Supplied data Start Marker

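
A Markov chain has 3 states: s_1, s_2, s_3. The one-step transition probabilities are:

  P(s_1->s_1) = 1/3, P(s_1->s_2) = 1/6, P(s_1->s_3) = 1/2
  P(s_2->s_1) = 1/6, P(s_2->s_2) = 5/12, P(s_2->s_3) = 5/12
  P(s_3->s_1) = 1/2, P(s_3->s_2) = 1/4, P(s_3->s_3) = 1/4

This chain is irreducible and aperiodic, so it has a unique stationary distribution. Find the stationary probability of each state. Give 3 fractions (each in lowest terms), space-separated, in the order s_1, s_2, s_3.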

Supplied data End Marker

Required work: Would you retype the lines of the data above, from the one holding "P(s_2->s_1) = 1/6, P(s_2->s_2)" through its final line, exactly and without adding any other line?

Reply:
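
  P(s_2->s_1) = 1/6, P(s_2->s_2) = 5/12, P(s_2->s_3) = 5/12
  P(s_3->s_1) = 1/2, P(s_3->s_2) = 1/4, P(s_3->s_3) = 1/4

This chain is irreducible and aperiodic, so it has a unique stationary distribution. Find the stationary probability of each state. Give 3 fractions (each in lowest terms), space-separated, in the order s_1, s_2, s_3.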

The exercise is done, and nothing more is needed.